■ **Problem to solve**:
For the data below, say how many lines contain "status". Only the number should be given.

#### Dataset content ####

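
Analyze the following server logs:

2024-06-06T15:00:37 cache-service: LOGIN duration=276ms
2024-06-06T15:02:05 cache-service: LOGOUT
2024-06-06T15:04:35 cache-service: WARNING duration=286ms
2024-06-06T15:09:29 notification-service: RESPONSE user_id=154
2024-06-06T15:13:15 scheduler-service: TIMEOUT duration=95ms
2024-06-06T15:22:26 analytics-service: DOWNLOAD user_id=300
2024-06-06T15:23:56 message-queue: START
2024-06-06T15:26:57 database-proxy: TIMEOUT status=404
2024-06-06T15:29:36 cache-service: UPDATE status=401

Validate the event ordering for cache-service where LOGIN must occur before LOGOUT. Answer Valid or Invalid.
Valid

To validate ordering:

1. Required order: LOGIN → LOGOUT
2. Rule: LOGIN must occur before LOGOUT
3. Check actual order of events for cache-service
4. Result: Valid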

####

■ **Written solution**:
2